[Exercise directions]
The full set of lines below has to be written out again exactly.

[Data shown]
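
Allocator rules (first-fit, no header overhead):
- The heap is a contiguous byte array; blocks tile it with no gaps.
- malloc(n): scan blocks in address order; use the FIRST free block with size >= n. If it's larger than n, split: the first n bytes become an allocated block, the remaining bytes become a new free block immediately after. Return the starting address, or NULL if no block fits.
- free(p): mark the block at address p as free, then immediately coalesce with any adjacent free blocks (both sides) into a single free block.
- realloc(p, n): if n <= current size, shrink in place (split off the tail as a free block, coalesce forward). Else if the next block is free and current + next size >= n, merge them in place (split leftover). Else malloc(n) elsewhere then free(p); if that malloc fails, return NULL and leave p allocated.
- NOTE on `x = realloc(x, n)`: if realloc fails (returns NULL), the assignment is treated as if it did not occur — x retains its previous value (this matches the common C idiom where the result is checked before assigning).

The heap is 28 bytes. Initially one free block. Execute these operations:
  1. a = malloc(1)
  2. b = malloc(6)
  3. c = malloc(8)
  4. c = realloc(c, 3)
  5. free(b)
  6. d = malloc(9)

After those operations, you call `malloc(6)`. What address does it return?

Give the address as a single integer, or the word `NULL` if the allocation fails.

Answer: 1

Derivation:
Op 1: a = malloc(1) -> a = 0; heap: [0-0 ALLOC][1-27 FREE]
Op 2: b = malloc(6) -> b = 1; heap: [0-0 ALLOC][1-6 ALLOC][7-27 FREE]
Op 3: c = malloc(8) -> c = 7; heap: [0-0 ALLOC][1-6 ALLOC][7-14 ALLOC][15-27 FREE]
Op 4: c = realloc(c, 3) -> c = 7; heap: [0-0 ALLOC][1-6 ALLOC][7-9 ALLOC][10-27 FREE]
Op 5: free(b) -> (freed b); heap: [0-0 ALLOC][1-6 FREE][7-9 ALLOC][10-27 FREE]
Op 6: d = malloc(9) -> d = 10; heap: [0-0 ALLOC][1-6 FREE][7-9 ALLOC][10-18 ALLOC][19-27 FREE]
malloc(6): first-fit scan over [0-0 ALLOC][1-6 FREE][7-9 ALLOC][10-18 ALLOC][19-27 FREE] -> 1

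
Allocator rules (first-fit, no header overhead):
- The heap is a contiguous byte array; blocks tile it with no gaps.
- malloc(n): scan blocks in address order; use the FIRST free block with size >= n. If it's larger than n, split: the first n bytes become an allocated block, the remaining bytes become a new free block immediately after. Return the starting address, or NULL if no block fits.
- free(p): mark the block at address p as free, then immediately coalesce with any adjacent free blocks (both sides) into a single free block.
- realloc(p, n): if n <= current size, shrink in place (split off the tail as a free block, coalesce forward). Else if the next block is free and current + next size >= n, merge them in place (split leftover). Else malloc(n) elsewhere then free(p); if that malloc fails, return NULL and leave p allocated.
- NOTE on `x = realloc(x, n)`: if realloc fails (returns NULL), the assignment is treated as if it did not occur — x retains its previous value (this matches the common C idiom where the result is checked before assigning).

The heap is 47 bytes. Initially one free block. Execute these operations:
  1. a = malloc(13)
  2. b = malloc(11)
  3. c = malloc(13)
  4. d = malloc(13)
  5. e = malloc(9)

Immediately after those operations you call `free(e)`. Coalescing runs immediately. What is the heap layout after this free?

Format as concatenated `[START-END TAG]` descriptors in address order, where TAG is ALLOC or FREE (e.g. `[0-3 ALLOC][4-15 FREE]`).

Answer: [0-12 ALLOC][13-23 ALLOC][24-36 ALLOC][37-46 FREE]

Derivation:
Op 1: a = malloc(13) -> a = 0; heap: [0-12 ALLOC][13-46 FREE]
Op 2: b = malloc(11) -> b = 13; heap: [0-12 ALLOC][13-23 ALLOC][24-46 FREE]
Op 3: c = malloc(13) -> c = 24; heap: [0-12 ALLOC][13-23 ALLOC][24-36 ALLOC][37-46 FREE]
Op 4: d = malloc(13) -> d = NULL; heap: [0-12 ALLOC][13-23 ALLOC][24-36 ALLOC][37-46 FREE]
Op 5: e = malloc(9) -> e = 37; heap: [0-12 ALLOC][13-23 ALLOC][24-36 ALLOC][37-45 ALLOC][46-46 FREE]
free(e): e = 37 -> block [37-45 ALLOC]; mark free, coalesce with adjacent free neighbors -> [0-12 ALLOC][13-23 ALLOC][24-36 ALLOC][37-46 FREE]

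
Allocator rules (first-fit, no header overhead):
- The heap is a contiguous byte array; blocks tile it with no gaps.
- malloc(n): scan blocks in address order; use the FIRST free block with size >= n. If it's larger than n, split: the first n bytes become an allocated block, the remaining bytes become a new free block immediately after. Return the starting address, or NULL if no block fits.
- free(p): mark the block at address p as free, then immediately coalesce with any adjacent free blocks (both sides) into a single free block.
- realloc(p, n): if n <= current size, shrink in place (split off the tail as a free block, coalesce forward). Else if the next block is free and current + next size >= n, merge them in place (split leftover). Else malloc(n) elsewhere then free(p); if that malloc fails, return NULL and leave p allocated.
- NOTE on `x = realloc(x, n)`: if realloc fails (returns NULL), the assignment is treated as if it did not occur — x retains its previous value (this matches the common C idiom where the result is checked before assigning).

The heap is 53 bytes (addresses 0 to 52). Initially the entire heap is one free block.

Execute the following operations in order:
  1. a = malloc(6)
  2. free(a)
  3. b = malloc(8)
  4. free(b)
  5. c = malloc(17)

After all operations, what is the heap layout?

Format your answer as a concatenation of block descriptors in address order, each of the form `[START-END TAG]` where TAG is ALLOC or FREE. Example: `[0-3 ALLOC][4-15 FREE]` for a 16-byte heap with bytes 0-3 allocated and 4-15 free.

Op 1: a = malloc(6) -> a = 0; heap: [0-5 ALLOC][6-52 FREE]
Op 2: free(a) -> (freed a); heap: [0-52 FREE]
Op 3: b = malloc(8) -> b = 0; heap: [0-7 ALLOC][8-52 FREE]
Op 4: free(b) -> (freed b); heap: [0-52 FREE]
Op 5: c = malloc(17) -> c = 0; heap: [0-16 ALLOC][17-52 FREE]

Answer: [0-16 ALLOC][17-52 FREE]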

[Solution to this exercise]
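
Allocator rules (first-fit, no header overhead):
- The heap is a contiguous byte array; blocks tile it with no gaps.
- malloc(n): scan blocks in address order; use the FIRST free block with size >= n. If it's larger than n, split: the first n bytes become an allocated block, the remaining bytes become a new free block immediately after. Return the starting address, or NULL if no block fits.
- free(p): mark the block at address p as free, then immediately coalesce with any adjacent free blocks (both sides) into a single free block.
- realloc(p, n): if n <= current size, shrink in place (split off the tail as a free block, coalesce forward). Else if the next block is free and current + next size >= n, merge them in place (split leftover). Else malloc(n) elsewhere then free(p); if that malloc fails, return NULL and leave p allocated.
- NOTE on `x = realloc(x, n)`: if realloc fails (returns NULL), the assignment is treated as if it did not occur — x retains its previous value (this matches the common C idiom where the result is checked before assigning).

The heap is 28 bytes. Initially one free block. Execute these operations:
  1. a = malloc(1)
  2. b = malloc(6)
  3. c = malloc(8)
  4. c = realloc(c, 3)
  5. free(b)
  6. d = malloc(9)

After those operations, you call `malloc(6)`. What address does it return?

Give the address as a single integer, or the word `NULL` if the allocation fails.

Answer: 1

Derivation:
Op 1: a = malloc(1) -> a = 0; heap: [0-0 ALLOC][1-27 FREE]
Op 2: b = malloc(6) -> b = 1; heap: [0-0 ALLOC][1-6 ALLOC][7-27 FREE]
Op 3: c = malloc(8) -> c = 7; heap: [0-0 ALLOC][1-6 ALLOC][7-14 ALLOC][15-27 FREE]
Op 4: c = realloc(c, 3) -> c = 7; heap: [0-0 ALLOC][1-6 ALLOC][7-9 ALLOC][10-27 FREE]
Op 5: free(b) -> (freed b); heap: [0-0 ALLOC][1-6 FREE][7-9 ALLOC][10-27 FREE]
Op 6: d = malloc(9) -> d = 10; heap: [0-0 ALLOC][1-6 FREE][7-9 ALLOC][10-18 ALLOC][19-27 FREE]
malloc(6): first-fit scan over [0-0 ALLOC][1-6 FREE][7-9 ALLOC][10-18 ALLOC][19-27 FREE] -> 1

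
Allocator rules (first-fit, no header overhead):
- The heap is a contiguous byte array; blocks tile it with no gaps.
- malloc(n): scan blocks in address order; use the FIRST free block with size >= n. If it's larger than n, split: the first n bytes become an allocated block, the remaining bytes become a new free block immediately after. Return the starting address, or NULL if no block fits.
- free(p): mark the block at address p as free, then immediately coalesce with any adjacent free blocks (both sides) into a single free block.
- realloc(p, n): if n <= current size, shrink in place (split off the tail as a free block, coalesce forward). Else if the next block is free and current + next size >= n, merge them in place (split leftover). Else malloc(n) elsewhere then free(p); if that malloc fails, return NULL and leave p allocated.
- NOTE on `x = realloc(x, n)`: if realloc fails (returns NULL), the assignment is treated as if it did not occur — x retains its previous value (this matches the common C idiom where the result is checked before assigning).

The heap is 47 bytes. Initially one free block. Execute these operations:
  1. a = malloc(13)
  2. b = malloc(11)
  3. c = malloc(13)
  4. d = malloc(13)
  5. e = malloc(9)

Immediately after those operations you call `free(e)`. Coalescing runs immediately. What is the heap layout after this free?

Format as concatenated `[START-END TAG]` descriptors in address order, where TAG is ALLOC or FREE (e.g. `[0-3 ALLOC][4-15 FREE]`).

Answer: [0-12 ALLOC][13-23 ALLOC][24-36 ALLOC][37-46 FREE]

Derivation:
Op 1: a = malloc(13) -> a = 0; heap: [0-12 ALLOC][13-46 FREE]
Op 2: b = malloc(11) -> b = 13; heap: [0-12 ALLOC][13-23 ALLOC][24-46 FREE]
Op 3: c = malloc(13) -> c = 24; heap: [0-12 ALLOC][13-23 ALLOC][24-36 ALLOC][37-46 FREE]
Op 4: d = malloc(13) -> d = NULL; heap: [0-12 ALLOC][13-23 ALLOC][24-36 ALLOC][37-46 FREE]
Op 5: e = malloc(9) -> e = 37; heap: [0-12 ALLOC][13-23 ALLOC][24-36 ALLOC][37-45 ALLOC][46-46 FREE]
free(e): e = 37 -> block [37-45 ALLOC]; mark free, coalesce with adjacent free neighbors -> [0-12 ALLOC][13-23 ALLOC][24-36 ALLOC][37-46 FREE]

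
Allocator rules (first-fit, no header overhead):
- The heap is a contiguous byte array; blocks tile it with no gaps.
- malloc(n): scan blocks in address order; use the FIRST free block with size >= n. If it's larger than n, split: the first n bytes become an allocated block, the remaining bytes become a new free block immediately after. Return the starting address, or NULL if no block fits.
- free(p): mark the block at address p as free, then immediately coalesce with any adjacent free blocks (both sides) into a single free block.
- realloc(p, n): if n <= current size, shrink in place (split off the tail as a free block, coalesce forward). Else if the next block is free and current + next size >= n, merge them in place (split leftover). Else malloc(n) elsewhere then free(p); if that malloc fails, return NULL and leave p allocated.
- NOTE on `x = realloc(x, n)`: if realloc fails (returns NULL), the assignment is treated as if it did not occur — x retains its previous value (this matches the common C idiom where the result is checked before assigning).

The heap is 53 bytes (addresses 0 to 52). Initially the entire heap is one free block.

Execute the following operations in order:
  1. a = malloc(6)
  2. free(a)
  3. b = malloc(8)
  4. free(b)
  5. c = malloc(17)

After all operations, what is the heap layout?

Format your answer as a concatenation of block descriptors in address order, each of the form `[START-END TAG]` where TAG is ALLOC or FREE. Example: `[0-3 ALLOC][4-15 FREE]` for a 16-byte heap with bytes 0-3 allocated and 4-15 free.

Op 1: a = malloc(6) -> a = 0; heap: [0-5 ALLOC][6-52 FREE]
Op 2: free(a) -> (freed a); heap: [0-52 FREE]
Op 3: b = malloc(8) -> b = 0; heap: [0-7 ALLOC][8-52 FREE]
Op 4: free(b) -> (freed b); heap: [0-52 FREE]
Op 5: c = malloc(17) -> c = 0; heap: [0-16 ALLOC][17-52 FREE]

Answer: [0-16 ALLOC][17-52 FREE]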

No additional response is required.